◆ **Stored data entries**
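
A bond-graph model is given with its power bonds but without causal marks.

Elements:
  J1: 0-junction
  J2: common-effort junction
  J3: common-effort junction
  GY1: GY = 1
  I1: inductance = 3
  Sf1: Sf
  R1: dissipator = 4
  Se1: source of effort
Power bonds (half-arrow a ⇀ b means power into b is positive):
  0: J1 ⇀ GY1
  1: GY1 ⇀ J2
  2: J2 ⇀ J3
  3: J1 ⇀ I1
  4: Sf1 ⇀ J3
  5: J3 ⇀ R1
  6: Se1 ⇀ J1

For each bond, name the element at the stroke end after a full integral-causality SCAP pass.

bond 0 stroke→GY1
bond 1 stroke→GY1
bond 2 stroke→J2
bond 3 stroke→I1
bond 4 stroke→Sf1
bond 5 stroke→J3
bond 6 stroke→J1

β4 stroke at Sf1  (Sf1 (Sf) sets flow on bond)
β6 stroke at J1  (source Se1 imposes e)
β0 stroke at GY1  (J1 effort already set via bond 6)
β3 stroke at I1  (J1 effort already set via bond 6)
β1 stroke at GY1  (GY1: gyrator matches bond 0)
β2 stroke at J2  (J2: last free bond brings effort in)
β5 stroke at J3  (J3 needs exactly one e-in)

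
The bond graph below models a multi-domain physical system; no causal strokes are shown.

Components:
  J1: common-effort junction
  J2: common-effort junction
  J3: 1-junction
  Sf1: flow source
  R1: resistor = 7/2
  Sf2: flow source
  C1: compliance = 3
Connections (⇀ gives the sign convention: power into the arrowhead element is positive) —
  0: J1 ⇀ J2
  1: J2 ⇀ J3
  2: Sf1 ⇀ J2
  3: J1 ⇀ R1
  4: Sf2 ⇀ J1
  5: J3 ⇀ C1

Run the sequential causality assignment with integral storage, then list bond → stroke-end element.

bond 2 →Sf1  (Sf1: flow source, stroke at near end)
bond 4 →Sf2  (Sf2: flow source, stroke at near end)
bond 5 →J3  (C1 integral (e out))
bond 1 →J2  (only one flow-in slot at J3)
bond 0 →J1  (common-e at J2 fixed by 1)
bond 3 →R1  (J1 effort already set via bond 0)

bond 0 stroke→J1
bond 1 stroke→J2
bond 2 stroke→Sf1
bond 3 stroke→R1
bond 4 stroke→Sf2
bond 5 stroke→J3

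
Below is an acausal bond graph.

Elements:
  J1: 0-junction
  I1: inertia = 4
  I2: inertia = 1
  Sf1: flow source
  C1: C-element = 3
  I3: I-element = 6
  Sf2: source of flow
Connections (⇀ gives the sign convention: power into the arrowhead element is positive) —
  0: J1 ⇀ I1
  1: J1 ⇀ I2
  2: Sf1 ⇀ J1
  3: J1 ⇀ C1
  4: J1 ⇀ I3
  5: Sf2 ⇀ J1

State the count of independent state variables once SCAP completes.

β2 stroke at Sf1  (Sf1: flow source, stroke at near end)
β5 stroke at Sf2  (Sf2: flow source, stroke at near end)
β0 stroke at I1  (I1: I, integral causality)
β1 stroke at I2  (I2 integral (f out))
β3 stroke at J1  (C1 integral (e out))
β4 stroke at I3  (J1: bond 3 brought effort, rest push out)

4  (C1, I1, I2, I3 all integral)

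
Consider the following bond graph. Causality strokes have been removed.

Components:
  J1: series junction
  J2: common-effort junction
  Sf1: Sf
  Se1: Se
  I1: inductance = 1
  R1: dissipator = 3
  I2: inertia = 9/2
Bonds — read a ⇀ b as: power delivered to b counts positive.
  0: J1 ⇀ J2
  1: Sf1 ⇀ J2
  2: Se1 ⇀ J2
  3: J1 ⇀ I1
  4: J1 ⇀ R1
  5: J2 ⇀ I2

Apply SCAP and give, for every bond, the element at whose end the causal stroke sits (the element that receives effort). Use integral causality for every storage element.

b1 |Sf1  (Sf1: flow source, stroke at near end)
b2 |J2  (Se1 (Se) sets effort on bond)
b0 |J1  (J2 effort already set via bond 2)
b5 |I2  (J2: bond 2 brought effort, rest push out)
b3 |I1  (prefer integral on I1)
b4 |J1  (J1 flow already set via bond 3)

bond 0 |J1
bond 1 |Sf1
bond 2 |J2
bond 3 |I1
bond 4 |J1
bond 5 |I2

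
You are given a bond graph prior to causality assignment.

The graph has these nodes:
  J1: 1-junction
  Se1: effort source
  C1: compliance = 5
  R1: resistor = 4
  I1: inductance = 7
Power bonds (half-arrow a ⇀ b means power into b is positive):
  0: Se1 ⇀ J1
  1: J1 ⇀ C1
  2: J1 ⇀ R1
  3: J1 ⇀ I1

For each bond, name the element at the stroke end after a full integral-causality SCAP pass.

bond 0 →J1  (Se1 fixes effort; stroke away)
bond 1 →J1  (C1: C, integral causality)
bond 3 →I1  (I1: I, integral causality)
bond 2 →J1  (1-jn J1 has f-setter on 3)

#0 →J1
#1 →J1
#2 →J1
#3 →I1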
* * *
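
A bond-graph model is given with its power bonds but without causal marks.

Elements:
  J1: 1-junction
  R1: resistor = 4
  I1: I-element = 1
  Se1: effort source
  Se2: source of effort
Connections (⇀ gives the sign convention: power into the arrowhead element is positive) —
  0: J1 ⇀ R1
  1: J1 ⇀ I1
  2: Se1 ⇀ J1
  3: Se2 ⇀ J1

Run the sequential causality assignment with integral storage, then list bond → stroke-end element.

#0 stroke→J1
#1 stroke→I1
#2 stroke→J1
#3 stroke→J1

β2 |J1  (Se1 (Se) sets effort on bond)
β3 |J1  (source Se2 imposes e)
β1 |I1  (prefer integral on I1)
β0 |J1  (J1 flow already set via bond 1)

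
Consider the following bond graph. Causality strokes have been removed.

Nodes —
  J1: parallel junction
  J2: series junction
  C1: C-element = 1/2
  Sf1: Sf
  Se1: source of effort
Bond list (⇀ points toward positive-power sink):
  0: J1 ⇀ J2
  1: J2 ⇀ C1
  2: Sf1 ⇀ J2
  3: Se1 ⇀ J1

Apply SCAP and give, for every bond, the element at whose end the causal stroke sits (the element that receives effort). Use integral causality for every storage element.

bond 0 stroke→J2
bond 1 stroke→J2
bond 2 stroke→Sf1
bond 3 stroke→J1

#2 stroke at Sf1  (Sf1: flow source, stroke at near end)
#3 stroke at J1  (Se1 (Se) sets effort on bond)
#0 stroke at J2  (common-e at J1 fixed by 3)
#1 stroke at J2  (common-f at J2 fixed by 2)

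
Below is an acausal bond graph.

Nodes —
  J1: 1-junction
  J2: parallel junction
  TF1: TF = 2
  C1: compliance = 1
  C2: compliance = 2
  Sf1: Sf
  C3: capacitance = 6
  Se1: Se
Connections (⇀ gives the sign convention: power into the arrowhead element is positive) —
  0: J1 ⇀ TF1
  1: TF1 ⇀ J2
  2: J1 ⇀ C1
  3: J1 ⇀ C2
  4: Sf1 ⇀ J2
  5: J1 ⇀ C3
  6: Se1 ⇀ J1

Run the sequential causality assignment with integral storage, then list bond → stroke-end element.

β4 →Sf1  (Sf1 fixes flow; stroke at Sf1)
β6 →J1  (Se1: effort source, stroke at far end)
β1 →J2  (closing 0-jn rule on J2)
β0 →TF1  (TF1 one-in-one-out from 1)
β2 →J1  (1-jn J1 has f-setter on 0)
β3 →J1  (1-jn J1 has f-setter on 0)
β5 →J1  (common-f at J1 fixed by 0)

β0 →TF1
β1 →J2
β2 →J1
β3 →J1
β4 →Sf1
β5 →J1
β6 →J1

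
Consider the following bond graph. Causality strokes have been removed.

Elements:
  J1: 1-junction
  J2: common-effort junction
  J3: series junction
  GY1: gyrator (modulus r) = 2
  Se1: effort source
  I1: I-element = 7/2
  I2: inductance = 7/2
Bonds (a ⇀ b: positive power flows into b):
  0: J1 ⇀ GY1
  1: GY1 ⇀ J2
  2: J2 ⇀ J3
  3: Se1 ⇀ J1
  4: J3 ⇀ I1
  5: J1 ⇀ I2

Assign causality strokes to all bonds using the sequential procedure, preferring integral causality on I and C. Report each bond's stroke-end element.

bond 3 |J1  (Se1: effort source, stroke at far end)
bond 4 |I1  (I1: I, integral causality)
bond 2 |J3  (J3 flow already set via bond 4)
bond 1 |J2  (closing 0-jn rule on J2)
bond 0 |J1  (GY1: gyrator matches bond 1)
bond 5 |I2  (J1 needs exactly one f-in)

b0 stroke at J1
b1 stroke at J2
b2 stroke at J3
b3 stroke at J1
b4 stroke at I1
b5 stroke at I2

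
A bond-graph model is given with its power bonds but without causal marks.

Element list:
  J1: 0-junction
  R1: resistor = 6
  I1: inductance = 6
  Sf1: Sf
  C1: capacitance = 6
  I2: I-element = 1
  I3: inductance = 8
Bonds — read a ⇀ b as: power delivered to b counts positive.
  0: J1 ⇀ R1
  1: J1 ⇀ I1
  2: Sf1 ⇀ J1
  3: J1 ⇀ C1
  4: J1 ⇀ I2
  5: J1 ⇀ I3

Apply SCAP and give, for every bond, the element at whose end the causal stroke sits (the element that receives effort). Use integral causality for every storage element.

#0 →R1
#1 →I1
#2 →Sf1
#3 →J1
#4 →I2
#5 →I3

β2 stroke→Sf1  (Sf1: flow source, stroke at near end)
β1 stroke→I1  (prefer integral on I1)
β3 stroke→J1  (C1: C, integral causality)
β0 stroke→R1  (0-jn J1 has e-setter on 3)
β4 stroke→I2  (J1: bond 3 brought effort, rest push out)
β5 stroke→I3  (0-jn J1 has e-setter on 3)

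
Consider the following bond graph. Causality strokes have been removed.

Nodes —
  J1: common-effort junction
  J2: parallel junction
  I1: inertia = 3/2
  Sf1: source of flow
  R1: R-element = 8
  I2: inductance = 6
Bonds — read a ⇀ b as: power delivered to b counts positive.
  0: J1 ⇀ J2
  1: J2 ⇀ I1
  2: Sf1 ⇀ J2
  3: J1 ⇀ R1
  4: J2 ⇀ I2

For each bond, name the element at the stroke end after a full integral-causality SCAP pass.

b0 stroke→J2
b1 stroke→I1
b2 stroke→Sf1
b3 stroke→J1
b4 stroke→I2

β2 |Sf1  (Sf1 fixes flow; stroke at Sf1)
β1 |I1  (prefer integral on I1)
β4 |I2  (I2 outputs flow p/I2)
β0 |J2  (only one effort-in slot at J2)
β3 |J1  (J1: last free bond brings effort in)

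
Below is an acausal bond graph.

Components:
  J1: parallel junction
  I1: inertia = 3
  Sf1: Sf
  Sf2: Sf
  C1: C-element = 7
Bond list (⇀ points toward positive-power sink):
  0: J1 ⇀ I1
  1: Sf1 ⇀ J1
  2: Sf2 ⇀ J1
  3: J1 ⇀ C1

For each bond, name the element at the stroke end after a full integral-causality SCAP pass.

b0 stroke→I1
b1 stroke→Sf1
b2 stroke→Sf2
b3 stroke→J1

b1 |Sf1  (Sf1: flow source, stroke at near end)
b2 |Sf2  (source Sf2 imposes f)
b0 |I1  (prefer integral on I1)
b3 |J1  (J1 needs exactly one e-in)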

◆ **Problem details**
From the entries above, extract each line containing "resistor".

◆ **Worked solution**
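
  R1: resistor = 7/2
  R1: resistor = 4
  R1: resistor = 4
  R1: resistor = 6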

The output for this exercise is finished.